▸ TASK DIRECTIONS:
In the records below, find each line that holds "Magnus" and return it.

[Collected data entries]
______
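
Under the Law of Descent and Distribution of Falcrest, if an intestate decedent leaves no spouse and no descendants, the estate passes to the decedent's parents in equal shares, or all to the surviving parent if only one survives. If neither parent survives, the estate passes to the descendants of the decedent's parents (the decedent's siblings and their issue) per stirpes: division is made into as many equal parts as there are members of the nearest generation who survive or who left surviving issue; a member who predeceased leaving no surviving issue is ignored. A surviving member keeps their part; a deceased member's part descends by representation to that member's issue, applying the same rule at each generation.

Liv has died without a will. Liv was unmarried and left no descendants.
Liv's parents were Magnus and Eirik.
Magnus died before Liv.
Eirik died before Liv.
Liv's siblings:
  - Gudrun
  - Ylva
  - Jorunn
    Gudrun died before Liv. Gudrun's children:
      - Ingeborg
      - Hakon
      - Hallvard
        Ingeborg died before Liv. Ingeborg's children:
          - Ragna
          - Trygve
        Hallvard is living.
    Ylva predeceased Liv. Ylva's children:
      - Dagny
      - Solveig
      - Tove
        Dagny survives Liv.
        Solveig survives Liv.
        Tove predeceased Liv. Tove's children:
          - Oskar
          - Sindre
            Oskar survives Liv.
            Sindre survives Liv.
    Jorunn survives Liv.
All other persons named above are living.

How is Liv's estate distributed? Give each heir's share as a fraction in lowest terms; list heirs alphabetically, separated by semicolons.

Neither parent survives and there are no descendants, so the estate passes to Liv's siblings and their issue per stirpes.
The estate is divided into 3 equal shares of 1/3 among Gudrun, Ylva, Jorunn.
Gudrun predeceased; the 1/3 allotted to Gudrun's branch passes to Gudrun's issue by representation.
The 1/3 is divided into 3 equal shares of 1/9 among Ingeborg, Hakon, Hallvard.
Ingeborg predeceased; the 1/9 allotted to Ingeborg's branch passes to Ingeborg's issue by representation.
The 1/9 is divided into 2 equal shares of 1/18 among Ragna, Trygve.
Ragna is living and takes 1/18.
Trygve is living and takes 1/18.
Hakon is living and takes 1/9.
Hallvard is living and takes 1/9.
Ylva predeceased; the 1/3 allotted to Ylva's branch passes to Ylva's issue by representation.
The 1/3 is divided into 3 equal shares of 1/9 among Dagny, Solveig, Tove.
Dagny is living and takes 1/9.
Solveig is living and takes 1/9.
Tove predeceased; the 1/9 allotted to Tove's branch passes to Tove's issue by representation.
The 1/9 is divided into 2 equal shares of 1/18 among Oskar, Sindre.
Oskar is living and takes 1/18.
Sindre is living and takes 1/18.
Jorunn is living and takes 1/3.

Dagny 1/9; Hakon 1/9; Hallvard 1/9; Jorunn 1/3; Oskar 1/18; Ragna 1/18; Sindre 1/18; Solveig 1/9; Trygve 1/18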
______
▸ RESPONSE BOX:
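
Liv's parents were Magnus and Eirik.
Magnus died before Liv.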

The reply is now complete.